• The task
From the material beneath, pull every line with the word "indexed".

• Task input
= = =

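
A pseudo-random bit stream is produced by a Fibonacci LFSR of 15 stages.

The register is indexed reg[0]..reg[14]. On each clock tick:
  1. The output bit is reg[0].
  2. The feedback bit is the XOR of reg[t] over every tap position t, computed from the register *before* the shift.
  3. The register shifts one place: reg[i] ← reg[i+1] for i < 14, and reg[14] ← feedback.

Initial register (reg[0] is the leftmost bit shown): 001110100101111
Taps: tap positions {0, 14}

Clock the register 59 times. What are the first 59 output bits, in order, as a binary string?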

= = =

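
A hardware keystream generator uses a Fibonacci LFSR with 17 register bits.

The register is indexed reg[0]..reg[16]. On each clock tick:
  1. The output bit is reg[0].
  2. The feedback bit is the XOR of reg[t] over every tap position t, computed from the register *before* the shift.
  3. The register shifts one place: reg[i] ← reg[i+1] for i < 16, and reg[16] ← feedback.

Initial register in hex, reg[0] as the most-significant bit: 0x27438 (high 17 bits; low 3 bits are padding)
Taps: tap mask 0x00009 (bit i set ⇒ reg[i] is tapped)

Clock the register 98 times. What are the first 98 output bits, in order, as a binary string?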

= = =

• Answer
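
The register is indexed reg[0]..reg[14]. On each clock tick:
The register is indexed reg[0]..reg[16]. On each clock tick: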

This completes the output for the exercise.